[Materials provided]
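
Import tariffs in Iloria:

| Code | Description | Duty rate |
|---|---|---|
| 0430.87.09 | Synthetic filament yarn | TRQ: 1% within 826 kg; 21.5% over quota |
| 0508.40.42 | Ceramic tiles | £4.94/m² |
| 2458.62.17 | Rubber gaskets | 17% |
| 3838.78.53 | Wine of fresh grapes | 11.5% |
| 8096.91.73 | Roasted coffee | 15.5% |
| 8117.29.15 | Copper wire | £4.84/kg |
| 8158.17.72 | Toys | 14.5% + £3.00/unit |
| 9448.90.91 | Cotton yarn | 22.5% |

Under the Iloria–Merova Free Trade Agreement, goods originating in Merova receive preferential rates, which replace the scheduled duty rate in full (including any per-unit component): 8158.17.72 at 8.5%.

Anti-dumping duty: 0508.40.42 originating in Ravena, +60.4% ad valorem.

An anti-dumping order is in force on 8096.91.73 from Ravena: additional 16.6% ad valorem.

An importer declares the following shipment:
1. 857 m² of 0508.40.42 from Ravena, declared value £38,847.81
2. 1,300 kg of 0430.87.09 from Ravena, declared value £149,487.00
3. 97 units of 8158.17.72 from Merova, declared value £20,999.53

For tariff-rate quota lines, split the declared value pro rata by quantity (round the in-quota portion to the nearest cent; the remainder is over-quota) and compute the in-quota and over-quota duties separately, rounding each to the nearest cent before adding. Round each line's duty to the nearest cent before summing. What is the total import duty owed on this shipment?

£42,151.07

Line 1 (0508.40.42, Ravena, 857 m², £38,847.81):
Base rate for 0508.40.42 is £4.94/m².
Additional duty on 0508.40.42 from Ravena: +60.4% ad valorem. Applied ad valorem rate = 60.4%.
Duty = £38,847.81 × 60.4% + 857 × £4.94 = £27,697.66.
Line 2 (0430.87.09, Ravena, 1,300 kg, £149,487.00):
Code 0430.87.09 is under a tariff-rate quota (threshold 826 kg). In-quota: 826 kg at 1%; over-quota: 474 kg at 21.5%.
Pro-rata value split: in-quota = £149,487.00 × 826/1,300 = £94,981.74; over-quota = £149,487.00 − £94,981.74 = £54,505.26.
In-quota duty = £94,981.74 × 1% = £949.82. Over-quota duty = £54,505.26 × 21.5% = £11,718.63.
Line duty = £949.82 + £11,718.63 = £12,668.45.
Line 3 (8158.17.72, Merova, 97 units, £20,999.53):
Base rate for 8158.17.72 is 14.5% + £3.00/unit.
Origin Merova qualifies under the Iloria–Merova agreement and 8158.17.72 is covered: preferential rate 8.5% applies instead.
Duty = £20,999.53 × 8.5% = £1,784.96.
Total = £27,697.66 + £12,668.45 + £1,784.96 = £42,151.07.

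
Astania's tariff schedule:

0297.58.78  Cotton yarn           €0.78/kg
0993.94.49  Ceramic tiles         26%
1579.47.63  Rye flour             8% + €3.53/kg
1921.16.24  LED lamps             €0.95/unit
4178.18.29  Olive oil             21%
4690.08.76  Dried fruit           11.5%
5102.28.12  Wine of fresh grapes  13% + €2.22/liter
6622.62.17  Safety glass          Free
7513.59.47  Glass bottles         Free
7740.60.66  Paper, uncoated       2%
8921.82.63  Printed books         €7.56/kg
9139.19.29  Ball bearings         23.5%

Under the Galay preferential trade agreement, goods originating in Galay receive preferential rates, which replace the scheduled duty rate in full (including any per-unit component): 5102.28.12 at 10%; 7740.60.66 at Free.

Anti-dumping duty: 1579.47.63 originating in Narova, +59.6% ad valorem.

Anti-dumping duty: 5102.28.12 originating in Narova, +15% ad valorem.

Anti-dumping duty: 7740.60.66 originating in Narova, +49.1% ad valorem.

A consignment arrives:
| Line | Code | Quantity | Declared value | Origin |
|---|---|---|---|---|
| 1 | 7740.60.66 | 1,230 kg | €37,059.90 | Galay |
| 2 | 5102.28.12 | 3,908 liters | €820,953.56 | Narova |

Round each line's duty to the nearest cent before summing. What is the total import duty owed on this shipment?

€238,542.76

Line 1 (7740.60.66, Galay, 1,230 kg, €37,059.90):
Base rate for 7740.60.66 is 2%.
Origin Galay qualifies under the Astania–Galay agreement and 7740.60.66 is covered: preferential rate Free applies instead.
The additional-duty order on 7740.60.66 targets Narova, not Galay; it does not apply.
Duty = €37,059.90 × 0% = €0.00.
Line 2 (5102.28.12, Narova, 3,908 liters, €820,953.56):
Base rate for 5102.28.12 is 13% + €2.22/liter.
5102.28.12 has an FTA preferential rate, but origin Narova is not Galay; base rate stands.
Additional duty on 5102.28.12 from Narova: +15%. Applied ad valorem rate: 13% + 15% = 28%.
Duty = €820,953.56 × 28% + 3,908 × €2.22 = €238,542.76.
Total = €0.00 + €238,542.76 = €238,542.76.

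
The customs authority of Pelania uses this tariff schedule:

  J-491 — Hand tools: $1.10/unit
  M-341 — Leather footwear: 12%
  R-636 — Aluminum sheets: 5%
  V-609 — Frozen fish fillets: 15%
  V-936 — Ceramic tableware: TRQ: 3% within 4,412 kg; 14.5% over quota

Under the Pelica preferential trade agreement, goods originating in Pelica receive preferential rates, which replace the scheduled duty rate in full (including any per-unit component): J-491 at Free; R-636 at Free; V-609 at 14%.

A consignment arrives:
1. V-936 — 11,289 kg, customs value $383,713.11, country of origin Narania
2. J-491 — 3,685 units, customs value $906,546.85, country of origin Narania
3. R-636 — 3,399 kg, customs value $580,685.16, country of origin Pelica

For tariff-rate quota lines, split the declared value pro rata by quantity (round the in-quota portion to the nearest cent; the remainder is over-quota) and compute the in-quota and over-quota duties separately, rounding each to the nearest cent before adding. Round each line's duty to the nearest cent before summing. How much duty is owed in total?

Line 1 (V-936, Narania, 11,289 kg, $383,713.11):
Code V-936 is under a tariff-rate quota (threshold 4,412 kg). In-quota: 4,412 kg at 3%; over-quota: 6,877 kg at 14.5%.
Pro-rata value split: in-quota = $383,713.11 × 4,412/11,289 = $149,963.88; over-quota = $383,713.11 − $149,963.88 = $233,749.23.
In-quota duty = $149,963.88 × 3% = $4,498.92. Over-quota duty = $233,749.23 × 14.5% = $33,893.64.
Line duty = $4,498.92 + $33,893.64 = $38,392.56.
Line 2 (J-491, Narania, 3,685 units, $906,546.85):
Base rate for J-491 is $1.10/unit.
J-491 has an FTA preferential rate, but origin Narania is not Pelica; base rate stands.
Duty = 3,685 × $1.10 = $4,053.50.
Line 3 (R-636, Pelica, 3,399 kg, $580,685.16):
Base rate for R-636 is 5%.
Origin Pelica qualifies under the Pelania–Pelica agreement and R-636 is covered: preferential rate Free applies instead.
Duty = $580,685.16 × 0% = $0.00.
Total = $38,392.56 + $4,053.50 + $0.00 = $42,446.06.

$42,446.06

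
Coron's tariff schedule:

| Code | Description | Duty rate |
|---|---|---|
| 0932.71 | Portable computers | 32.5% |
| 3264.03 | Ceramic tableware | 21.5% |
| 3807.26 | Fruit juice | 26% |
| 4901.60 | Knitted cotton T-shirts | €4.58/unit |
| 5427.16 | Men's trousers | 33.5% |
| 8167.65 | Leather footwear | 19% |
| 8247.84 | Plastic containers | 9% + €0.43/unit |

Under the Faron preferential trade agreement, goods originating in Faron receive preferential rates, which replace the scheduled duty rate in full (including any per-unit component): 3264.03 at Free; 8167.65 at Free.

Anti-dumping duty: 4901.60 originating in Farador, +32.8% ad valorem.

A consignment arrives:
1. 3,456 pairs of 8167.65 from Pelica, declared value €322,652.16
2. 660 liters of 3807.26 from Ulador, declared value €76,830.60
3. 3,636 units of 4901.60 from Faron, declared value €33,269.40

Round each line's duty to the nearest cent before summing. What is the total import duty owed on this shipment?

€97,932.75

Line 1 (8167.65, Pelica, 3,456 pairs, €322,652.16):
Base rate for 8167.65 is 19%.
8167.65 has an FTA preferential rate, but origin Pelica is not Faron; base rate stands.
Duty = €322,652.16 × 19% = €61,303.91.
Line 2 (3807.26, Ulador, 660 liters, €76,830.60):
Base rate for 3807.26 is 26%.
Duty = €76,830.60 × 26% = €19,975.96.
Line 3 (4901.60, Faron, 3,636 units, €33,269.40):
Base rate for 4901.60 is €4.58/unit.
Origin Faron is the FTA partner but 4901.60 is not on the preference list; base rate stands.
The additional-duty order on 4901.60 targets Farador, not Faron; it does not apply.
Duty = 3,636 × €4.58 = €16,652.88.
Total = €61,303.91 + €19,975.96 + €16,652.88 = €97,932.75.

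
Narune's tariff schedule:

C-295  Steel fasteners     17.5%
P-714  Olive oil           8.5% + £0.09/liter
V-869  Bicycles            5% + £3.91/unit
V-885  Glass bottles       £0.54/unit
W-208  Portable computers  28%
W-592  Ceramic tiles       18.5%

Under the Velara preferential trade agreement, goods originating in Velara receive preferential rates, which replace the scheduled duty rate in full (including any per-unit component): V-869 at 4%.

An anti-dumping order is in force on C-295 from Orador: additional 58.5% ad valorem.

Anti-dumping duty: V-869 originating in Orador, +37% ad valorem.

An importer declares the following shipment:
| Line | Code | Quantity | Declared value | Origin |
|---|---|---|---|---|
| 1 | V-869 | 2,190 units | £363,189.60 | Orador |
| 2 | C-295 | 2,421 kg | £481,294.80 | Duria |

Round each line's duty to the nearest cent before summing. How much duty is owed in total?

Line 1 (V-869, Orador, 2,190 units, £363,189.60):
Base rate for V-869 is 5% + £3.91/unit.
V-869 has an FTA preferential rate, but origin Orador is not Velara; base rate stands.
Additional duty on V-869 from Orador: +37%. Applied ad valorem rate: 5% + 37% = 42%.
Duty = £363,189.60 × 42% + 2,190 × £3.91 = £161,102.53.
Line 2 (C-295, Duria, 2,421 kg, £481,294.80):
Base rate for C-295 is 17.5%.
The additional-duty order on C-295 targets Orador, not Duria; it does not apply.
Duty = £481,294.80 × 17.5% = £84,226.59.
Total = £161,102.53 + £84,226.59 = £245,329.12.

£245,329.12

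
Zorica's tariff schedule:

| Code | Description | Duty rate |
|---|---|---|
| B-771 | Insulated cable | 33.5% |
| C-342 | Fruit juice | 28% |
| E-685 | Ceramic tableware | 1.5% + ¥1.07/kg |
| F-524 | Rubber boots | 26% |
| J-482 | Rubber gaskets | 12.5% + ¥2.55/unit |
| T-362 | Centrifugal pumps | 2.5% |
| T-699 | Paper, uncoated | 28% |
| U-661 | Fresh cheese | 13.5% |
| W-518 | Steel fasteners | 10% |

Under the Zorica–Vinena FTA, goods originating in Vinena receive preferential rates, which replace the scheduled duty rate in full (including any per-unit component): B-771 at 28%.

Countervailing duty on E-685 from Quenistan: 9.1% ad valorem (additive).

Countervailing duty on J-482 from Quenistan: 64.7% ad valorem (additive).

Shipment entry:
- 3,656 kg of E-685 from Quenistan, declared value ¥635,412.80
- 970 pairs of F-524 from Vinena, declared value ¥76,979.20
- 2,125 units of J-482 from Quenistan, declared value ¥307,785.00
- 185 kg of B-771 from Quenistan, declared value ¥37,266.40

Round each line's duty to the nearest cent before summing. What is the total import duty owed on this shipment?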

---

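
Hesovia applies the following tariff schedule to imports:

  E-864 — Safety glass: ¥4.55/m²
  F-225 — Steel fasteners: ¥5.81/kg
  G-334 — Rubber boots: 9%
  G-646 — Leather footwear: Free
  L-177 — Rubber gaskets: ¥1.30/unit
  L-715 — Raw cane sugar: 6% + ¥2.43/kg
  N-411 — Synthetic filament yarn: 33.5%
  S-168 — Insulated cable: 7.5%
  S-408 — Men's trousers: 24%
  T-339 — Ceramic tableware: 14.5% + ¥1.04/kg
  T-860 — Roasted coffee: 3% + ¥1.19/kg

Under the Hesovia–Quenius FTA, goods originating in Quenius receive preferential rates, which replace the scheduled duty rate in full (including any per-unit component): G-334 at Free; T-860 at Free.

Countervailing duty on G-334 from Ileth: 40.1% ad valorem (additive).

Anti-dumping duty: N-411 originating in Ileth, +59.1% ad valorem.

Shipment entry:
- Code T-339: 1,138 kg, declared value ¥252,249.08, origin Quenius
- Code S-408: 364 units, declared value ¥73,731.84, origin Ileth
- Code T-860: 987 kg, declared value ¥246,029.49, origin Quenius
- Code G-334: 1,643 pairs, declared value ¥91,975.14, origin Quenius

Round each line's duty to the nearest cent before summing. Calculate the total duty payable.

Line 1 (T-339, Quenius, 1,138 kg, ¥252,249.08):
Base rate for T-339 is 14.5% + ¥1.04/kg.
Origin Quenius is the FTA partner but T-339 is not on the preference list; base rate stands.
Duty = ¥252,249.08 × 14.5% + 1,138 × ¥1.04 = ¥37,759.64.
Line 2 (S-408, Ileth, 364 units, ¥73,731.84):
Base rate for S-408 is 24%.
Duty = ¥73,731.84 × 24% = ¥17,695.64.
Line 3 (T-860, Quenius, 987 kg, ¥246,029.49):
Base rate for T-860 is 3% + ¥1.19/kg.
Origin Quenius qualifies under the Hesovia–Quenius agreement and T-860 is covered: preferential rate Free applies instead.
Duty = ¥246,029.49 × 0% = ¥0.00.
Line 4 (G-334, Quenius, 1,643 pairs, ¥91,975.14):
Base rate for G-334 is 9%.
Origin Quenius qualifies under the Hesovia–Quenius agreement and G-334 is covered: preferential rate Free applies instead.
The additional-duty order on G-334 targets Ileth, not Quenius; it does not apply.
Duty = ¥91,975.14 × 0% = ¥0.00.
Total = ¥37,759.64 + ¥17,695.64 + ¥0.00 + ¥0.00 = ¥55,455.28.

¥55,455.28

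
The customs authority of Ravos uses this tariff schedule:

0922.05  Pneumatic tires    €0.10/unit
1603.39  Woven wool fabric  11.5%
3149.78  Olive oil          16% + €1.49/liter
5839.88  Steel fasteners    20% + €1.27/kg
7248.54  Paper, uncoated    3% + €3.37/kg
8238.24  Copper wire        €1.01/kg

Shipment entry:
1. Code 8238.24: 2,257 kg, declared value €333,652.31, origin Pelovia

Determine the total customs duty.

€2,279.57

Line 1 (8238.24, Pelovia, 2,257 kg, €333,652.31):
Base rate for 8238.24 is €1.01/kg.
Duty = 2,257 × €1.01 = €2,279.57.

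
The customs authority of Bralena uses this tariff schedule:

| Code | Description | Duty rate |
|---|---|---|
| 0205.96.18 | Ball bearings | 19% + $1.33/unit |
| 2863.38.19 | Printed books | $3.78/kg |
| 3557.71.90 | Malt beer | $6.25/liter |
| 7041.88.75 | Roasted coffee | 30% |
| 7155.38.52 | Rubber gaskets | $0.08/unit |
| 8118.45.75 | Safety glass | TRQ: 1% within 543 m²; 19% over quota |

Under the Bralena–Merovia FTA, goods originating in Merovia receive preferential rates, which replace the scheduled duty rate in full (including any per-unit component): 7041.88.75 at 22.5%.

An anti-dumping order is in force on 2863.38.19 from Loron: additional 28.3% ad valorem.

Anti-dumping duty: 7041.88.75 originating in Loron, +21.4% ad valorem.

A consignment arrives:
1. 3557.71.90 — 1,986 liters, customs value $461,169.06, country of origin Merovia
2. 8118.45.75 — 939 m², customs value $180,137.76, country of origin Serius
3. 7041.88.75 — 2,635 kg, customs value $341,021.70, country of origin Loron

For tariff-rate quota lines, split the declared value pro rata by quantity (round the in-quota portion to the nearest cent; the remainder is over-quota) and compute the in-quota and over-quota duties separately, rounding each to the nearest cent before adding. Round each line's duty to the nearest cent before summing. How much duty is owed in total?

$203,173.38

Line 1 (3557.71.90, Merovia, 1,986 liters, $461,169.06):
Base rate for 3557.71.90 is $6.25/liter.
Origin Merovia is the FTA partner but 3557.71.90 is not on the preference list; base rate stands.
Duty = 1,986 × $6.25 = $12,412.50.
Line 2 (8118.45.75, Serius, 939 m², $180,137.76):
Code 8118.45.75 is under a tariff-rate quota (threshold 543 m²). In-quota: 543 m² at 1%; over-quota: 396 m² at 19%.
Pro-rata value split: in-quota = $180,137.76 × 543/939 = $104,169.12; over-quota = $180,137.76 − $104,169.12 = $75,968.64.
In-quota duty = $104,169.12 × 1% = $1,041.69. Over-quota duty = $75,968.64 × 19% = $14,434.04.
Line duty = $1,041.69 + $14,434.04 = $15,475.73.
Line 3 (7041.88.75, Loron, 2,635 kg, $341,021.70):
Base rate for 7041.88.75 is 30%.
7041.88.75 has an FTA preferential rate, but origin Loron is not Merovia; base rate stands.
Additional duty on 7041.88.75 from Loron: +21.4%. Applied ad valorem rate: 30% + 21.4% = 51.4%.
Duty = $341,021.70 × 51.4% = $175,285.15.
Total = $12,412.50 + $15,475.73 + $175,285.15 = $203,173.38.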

---

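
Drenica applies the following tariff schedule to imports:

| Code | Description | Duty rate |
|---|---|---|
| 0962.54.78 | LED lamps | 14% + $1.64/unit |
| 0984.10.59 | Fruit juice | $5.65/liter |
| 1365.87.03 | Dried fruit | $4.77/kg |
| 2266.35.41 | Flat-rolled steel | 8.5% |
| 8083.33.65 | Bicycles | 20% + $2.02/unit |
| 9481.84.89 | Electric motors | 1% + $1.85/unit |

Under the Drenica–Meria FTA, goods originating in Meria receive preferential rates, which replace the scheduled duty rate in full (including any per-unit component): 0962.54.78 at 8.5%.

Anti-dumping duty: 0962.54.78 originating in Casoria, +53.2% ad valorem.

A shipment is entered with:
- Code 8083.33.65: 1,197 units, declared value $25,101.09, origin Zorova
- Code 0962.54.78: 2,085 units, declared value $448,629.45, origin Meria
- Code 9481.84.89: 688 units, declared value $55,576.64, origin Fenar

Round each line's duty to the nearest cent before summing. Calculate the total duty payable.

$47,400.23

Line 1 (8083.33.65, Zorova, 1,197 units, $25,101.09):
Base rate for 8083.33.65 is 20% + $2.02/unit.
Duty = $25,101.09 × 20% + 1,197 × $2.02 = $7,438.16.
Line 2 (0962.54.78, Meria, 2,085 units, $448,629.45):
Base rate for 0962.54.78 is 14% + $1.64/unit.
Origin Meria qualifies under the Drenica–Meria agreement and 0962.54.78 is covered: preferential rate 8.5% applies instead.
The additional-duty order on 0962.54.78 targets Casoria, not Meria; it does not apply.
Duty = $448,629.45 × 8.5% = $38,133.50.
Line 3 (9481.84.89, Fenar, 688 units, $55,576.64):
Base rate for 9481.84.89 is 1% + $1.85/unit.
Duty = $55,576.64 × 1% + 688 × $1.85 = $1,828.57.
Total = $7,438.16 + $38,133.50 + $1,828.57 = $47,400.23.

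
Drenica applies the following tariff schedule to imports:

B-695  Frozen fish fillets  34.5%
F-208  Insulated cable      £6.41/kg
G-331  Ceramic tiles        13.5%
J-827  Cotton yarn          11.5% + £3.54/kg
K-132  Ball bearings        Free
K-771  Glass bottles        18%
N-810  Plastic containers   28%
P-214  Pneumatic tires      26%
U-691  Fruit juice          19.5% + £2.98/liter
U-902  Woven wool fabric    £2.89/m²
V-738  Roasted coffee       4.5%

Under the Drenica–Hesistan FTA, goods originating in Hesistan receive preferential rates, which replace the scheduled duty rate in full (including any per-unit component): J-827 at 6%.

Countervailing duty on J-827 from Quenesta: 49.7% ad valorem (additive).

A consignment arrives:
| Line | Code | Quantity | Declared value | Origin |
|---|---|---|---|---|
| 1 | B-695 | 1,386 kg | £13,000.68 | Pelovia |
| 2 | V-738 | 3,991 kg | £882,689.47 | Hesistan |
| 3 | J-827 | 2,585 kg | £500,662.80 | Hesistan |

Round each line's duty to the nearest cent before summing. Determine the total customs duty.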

[Requirement]
Your answer should consist only of the lines above between the line holding "grapes | 11.5% |" and the line holding "Anti-dumping duty: 0508.40.42", inclusive, each transcribed exactly.

[Answer box]
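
| 3838.78.53 | Wine of fresh grapes | 11.5% |
| 8096.91.73 | Roasted coffee | 15.5% |
| 8117.29.15 | Copper wire | £4.84/kg |
| 8158.17.72 | Toys | 14.5% + £3.00/unit |
| 9448.90.91 | Cotton yarn | 22.5% |

Under the Iloria–Merova Free Trade Agreement, goods originating in Merova receive preferential rates, which replace the scheduled duty rate in full (including any per-unit component): 8158.17.72 at 8.5%.

Anti-dumping duty: 0508.40.42 originating in Ravena, +60.4% ad valorem.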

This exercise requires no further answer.